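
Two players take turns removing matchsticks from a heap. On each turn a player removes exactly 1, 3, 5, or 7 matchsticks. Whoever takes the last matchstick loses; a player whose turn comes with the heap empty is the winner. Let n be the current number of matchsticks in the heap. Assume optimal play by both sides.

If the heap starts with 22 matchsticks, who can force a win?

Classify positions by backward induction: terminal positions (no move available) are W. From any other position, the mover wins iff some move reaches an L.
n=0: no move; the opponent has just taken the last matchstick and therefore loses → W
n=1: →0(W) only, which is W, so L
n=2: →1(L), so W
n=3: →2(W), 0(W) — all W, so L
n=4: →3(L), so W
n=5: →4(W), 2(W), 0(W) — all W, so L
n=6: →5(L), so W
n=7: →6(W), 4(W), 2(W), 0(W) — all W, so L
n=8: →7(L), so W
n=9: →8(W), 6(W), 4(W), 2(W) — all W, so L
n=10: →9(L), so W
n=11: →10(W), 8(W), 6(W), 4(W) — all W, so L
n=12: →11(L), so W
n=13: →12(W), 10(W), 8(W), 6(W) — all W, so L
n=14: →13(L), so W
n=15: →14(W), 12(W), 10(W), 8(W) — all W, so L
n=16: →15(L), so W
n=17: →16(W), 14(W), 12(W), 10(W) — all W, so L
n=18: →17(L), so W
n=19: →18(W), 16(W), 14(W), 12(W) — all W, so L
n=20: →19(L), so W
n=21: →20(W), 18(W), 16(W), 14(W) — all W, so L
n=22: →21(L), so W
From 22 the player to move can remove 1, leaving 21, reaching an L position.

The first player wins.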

...

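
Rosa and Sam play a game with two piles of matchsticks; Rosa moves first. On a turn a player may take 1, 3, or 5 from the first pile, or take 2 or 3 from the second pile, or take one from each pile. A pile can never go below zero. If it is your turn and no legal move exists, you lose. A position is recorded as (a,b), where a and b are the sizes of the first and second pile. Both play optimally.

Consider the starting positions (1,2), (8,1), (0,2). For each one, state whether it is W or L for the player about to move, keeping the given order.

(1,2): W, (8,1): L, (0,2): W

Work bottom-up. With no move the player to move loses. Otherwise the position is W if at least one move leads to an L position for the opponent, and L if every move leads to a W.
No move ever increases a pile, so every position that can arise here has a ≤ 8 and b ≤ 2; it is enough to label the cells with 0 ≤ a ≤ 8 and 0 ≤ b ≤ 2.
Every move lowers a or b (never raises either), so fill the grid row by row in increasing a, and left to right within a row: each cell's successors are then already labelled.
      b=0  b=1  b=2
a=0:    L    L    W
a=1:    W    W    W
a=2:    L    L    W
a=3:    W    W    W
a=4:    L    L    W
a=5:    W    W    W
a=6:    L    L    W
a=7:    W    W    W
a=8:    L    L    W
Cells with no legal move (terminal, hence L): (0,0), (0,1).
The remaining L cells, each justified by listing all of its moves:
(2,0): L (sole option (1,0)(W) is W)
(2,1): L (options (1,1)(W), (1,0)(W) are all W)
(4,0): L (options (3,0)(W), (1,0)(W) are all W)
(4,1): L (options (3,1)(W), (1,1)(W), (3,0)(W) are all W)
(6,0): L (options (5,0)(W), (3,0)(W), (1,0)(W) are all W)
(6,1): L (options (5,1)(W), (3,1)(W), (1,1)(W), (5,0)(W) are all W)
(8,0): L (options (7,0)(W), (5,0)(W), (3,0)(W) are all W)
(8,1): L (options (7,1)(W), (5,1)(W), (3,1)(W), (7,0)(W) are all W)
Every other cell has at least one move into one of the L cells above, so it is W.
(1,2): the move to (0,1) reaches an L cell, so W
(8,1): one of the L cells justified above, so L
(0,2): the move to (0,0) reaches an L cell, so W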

* * *

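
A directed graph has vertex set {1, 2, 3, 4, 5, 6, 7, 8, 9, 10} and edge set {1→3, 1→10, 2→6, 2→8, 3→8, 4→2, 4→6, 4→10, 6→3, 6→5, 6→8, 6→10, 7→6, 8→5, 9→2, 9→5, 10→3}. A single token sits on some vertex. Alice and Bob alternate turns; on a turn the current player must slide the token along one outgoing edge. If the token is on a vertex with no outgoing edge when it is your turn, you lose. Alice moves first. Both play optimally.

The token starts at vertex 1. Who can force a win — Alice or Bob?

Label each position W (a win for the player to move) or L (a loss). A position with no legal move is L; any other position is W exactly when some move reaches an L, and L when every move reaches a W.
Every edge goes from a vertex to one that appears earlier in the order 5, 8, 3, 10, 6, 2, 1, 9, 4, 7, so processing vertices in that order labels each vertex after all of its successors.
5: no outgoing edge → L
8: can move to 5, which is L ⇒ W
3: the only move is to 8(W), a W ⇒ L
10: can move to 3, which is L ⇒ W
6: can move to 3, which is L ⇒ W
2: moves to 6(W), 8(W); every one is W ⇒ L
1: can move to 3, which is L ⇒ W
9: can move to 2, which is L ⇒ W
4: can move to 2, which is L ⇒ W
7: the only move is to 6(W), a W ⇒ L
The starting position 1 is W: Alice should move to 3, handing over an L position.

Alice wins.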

--- Activity ---
Go through the listing above and return every line where the word "turns" occurs.

--- Task response ---
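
Two players take turns removing matchsticks from a heap. On each turn a player removes exactly 1, 3, 5, or 7 matchsticks. Whoever takes the last matchstick loses; a player whose turn comes with the heap empty is the winner. Let n be the current number of matchsticks in the heap. Assume optimal play by both sides.
A directed graph has vertex set {1, 2, 3, 4, 5, 6, 7, 8, 9, 10} and edge set {1→3, 1→10, 2→6, 2→8, 3→8, 4→2, 4→6, 4→10, 6→3, 6→5, 6→8, 6→10, 7→6, 8→5, 9→2, 9→5, 10→3}. A single token sits on some vertex. Alice and Bob alternate turns; on a turn the current player must slide the token along one outgoing edge. If the token is on a vertex with no outgoing edge when it is your turn, you lose. Alice moves first. Both play optimally.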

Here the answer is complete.